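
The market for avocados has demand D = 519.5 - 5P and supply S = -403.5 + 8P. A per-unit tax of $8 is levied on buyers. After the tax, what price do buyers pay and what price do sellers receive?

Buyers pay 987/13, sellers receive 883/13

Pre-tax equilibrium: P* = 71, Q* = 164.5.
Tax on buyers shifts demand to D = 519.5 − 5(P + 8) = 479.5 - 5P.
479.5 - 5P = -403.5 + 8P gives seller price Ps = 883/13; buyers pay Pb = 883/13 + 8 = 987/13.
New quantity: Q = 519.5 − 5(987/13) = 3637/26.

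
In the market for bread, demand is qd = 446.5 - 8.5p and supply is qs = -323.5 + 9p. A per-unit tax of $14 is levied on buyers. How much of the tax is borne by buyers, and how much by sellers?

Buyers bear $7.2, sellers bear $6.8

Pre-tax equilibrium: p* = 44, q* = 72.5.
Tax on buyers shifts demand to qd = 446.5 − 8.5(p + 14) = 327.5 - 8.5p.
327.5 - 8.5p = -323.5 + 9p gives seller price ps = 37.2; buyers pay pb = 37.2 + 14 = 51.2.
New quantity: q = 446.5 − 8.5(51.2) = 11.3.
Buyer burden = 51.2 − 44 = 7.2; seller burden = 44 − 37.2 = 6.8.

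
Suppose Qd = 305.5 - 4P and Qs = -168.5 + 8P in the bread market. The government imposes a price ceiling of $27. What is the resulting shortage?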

INSTRUCTIONS FOR THE TASK:
Restate all the material above, keeping each word as it is.

ANSWER TO THIS EXERCISE:
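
The market for avocados has demand D = 519.5 - 5P and supply S = -403.5 + 8P. A per-unit tax of $8 is levied on buyers. After the tax, what price do buyers pay and what price do sellers receive?

Buyers pay 987/13, sellers receive 883/13

Pre-tax equilibrium: P* = 71, Q* = 164.5.
Tax on buyers shifts demand to D = 519.5 − 5(P + 8) = 479.5 - 5P.
479.5 - 5P = -403.5 + 8P gives seller price Ps = 883/13; buyers pay Pb = 883/13 + 8 = 987/13.
New quantity: Q = 519.5 − 5(987/13) = 3637/26.

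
In the market for bread, demand is qd = 446.5 - 8.5p and supply is qs = -323.5 + 9p. A per-unit tax of $14 is levied on buyers. How much of the tax is borne by buyers, and how much by sellers?

Buyers bear $7.2, sellers bear $6.8

Pre-tax equilibrium: p* = 44, q* = 72.5.
Tax on buyers shifts demand to qd = 446.5 − 8.5(p + 14) = 327.5 - 8.5p.
327.5 - 8.5p = -323.5 + 9p gives seller price ps = 37.2; buyers pay pb = 37.2 + 14 = 51.2.
New quantity: q = 446.5 − 8.5(51.2) = 11.3.
Buyer burden = 51.2 − 44 = 7.2; seller burden = 44 − 37.2 = 6.8.

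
Suppose Qd = 305.5 - 4P and Qs = -168.5 + 8P in the bread market. The government imposes a price ceiling of $27. What is the resulting shortage?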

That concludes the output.